HOW TO COMPLETE THIS TASK: Reproduce exactly the lines from the one containing "A type scale built" through the last line of the data, both ends included.

Saved entries:
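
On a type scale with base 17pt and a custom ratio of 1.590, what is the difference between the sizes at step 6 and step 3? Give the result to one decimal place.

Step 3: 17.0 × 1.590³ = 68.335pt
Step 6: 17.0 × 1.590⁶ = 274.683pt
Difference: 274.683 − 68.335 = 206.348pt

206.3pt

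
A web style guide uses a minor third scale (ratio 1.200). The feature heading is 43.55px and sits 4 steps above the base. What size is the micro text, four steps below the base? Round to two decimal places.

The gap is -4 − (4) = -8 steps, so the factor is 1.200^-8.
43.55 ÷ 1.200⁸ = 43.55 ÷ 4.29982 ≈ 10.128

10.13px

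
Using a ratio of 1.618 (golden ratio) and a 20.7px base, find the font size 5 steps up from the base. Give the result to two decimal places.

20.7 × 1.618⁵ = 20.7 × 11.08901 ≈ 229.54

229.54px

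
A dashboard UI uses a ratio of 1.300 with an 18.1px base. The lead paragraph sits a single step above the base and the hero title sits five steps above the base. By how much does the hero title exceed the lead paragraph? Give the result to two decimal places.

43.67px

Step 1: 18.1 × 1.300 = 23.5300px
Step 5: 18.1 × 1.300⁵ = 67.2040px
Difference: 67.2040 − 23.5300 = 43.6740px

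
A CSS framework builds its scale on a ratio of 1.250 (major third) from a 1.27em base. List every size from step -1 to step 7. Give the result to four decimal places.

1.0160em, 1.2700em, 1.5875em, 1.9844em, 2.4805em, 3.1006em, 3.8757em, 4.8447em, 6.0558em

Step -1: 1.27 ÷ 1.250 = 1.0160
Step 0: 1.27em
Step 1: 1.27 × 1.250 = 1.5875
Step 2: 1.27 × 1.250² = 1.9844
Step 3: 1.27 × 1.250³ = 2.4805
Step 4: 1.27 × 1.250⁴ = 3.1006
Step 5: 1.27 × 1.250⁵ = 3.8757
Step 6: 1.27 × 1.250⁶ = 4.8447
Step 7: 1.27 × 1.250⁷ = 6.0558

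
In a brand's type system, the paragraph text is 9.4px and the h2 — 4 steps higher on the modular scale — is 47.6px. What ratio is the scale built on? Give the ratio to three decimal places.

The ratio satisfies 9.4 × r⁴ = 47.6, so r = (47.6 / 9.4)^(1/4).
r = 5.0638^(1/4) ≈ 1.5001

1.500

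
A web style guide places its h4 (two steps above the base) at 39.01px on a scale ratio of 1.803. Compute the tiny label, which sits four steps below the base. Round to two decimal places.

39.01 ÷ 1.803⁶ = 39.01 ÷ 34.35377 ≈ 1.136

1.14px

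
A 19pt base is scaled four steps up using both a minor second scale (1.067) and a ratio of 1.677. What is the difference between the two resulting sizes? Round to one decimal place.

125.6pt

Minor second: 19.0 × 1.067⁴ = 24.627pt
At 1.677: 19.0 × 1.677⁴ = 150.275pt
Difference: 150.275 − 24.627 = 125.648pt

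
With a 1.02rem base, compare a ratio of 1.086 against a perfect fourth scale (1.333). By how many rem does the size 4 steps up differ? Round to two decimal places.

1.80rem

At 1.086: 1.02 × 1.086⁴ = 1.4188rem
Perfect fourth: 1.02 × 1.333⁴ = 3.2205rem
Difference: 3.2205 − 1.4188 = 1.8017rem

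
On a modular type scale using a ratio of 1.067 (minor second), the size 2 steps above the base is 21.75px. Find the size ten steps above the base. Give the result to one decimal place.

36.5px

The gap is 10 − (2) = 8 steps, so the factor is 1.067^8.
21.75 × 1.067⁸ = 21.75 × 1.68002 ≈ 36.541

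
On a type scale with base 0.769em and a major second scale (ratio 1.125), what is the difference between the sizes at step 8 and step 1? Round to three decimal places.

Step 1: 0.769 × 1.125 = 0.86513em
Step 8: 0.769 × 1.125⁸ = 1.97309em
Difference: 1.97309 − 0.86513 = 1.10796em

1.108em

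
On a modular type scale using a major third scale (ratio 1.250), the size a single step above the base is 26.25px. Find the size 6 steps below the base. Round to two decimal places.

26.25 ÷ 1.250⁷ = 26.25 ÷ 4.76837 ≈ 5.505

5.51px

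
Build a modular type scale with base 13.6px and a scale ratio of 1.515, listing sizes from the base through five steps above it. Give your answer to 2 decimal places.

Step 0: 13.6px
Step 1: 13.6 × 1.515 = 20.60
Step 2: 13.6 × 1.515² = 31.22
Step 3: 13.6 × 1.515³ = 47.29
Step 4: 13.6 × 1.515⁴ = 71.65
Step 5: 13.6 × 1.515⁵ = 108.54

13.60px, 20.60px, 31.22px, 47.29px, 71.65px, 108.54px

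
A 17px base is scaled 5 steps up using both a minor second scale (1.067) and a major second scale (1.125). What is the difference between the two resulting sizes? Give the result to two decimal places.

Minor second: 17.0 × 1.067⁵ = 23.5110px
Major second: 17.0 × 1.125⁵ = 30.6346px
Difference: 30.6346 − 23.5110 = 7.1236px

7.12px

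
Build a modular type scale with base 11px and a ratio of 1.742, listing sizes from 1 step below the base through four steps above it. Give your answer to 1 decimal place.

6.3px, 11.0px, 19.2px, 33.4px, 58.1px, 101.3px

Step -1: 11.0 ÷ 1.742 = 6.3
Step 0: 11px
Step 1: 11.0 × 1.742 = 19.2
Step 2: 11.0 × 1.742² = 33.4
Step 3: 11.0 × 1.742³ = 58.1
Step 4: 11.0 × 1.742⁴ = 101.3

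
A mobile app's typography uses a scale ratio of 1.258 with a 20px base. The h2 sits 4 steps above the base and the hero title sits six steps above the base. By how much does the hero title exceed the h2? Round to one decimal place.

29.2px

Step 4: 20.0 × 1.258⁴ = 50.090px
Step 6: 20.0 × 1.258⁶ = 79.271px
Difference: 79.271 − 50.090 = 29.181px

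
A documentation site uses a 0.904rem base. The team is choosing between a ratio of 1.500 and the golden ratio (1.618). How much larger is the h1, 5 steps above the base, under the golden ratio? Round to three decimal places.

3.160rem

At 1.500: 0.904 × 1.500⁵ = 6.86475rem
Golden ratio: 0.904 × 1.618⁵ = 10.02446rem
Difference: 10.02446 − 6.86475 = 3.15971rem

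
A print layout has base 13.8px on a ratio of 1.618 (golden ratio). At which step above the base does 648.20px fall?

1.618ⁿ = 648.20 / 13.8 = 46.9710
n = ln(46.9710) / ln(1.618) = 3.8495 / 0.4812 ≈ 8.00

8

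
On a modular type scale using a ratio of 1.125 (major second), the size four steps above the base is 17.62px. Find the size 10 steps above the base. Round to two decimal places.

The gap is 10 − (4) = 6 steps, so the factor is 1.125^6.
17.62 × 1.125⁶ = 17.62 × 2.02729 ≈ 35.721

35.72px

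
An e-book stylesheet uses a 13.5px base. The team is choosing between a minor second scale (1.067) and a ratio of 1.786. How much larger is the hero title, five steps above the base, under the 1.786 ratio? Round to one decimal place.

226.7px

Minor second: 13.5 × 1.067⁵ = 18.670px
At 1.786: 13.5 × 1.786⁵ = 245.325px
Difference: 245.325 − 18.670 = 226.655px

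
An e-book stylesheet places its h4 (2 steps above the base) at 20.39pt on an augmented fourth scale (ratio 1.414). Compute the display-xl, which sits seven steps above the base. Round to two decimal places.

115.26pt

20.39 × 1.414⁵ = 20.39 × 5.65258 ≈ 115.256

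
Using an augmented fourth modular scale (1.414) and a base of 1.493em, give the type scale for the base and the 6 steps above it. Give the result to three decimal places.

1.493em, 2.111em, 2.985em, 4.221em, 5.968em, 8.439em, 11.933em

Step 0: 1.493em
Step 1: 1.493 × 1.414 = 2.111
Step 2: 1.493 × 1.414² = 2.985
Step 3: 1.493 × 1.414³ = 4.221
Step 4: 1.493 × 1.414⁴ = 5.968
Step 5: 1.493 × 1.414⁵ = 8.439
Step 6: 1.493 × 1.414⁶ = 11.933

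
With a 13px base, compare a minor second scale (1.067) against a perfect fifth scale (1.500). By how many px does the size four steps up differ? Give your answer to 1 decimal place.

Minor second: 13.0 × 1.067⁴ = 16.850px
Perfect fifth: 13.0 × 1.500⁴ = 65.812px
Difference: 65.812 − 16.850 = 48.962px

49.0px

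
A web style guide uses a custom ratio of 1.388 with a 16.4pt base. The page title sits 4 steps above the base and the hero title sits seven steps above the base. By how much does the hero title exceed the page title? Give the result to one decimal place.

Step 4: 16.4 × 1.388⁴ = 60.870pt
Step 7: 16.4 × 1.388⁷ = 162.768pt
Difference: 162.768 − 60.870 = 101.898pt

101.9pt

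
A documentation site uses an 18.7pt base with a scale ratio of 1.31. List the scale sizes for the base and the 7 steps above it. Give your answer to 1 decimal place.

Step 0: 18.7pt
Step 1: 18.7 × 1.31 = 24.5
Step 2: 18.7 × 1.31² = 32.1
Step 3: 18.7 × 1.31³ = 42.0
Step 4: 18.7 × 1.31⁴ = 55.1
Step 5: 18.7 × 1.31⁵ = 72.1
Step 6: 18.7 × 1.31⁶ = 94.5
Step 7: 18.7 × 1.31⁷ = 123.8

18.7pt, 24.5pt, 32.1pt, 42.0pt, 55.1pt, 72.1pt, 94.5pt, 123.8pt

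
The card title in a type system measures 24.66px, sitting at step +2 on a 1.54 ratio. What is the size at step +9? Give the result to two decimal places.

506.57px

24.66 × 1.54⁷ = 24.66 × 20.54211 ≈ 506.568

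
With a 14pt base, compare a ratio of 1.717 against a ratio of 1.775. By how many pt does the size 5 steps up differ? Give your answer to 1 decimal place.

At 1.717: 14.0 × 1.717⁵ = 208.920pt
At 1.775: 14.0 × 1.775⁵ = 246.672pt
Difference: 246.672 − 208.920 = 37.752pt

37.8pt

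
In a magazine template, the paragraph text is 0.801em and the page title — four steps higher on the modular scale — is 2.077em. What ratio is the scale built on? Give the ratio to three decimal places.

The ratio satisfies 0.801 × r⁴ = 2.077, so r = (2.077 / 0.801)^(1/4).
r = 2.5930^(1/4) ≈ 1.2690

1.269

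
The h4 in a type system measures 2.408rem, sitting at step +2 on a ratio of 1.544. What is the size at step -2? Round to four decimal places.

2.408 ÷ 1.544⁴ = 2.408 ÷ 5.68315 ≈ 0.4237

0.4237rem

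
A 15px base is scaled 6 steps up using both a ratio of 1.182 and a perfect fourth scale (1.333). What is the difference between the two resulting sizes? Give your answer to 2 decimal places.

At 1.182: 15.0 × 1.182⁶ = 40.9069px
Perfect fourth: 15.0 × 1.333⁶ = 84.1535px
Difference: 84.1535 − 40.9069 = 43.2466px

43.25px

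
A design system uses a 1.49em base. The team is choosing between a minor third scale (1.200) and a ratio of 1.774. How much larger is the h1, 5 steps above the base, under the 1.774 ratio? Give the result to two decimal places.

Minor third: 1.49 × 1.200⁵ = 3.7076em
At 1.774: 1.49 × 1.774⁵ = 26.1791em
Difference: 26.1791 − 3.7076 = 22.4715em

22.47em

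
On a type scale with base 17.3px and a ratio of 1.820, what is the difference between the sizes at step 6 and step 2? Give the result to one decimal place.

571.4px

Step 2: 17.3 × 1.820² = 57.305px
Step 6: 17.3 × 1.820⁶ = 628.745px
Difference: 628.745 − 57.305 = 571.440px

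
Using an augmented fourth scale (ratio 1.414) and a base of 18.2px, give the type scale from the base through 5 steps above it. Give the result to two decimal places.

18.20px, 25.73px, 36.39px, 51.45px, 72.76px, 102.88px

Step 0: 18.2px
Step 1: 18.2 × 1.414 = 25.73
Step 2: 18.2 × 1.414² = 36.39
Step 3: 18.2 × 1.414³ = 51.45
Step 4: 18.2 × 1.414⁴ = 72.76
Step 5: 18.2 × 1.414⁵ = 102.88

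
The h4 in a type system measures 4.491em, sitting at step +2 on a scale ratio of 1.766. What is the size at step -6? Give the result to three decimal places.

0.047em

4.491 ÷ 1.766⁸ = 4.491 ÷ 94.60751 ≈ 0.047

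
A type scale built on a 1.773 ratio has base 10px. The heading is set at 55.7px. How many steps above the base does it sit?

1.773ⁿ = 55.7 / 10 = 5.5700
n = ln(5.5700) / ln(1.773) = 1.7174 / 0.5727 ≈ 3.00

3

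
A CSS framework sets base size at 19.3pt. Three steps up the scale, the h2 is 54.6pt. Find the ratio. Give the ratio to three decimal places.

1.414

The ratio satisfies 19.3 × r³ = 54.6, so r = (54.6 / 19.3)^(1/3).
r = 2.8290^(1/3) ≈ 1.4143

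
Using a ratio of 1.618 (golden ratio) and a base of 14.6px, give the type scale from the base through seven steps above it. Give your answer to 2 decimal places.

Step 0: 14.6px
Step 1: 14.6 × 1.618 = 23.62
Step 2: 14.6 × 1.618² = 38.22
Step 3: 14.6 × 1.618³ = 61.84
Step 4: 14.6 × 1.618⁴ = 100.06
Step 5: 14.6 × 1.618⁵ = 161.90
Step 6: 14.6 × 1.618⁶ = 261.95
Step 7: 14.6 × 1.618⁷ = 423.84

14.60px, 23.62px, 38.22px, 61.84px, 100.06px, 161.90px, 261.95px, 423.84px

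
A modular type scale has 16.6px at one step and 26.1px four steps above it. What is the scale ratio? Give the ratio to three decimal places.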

EXERCISE RESPONSE:
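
A type scale built on a 1.773 ratio has base 10px. The heading is set at 55.7px. How many steps above the base does it sit?

1.773ⁿ = 55.7 / 10 = 5.5700
n = ln(5.5700) / ln(1.773) = 1.7174 / 0.5727 ≈ 3.00

3

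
A CSS framework sets base size at 19.3pt. Three steps up the scale, the h2 is 54.6pt. Find the ratio. Give the ratio to three decimal places.

1.414

The ratio satisfies 19.3 × r³ = 54.6, so r = (54.6 / 19.3)^(1/3).
r = 2.8290^(1/3) ≈ 1.4143

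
Using a ratio of 1.618 (golden ratio) and a base of 14.6px, give the type scale from the base through seven steps above it. Give your answer to 2 decimal places.

Step 0: 14.6px
Step 1: 14.6 × 1.618 = 23.62
Step 2: 14.6 × 1.618² = 38.22
Step 3: 14.6 × 1.618³ = 61.84
Step 4: 14.6 × 1.618⁴ = 100.06
Step 5: 14.6 × 1.618⁵ = 161.90
Step 6: 14.6 × 1.618⁶ = 261.95
Step 7: 14.6 × 1.618⁷ = 423.84

14.60px, 23.62px, 38.22px, 61.84px, 100.06px, 161.90px, 261.95px, 423.84px

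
A modular type scale has 16.6px at one step and 26.1px four steps above it. What is the scale ratio? Give the ratio to three decimal places.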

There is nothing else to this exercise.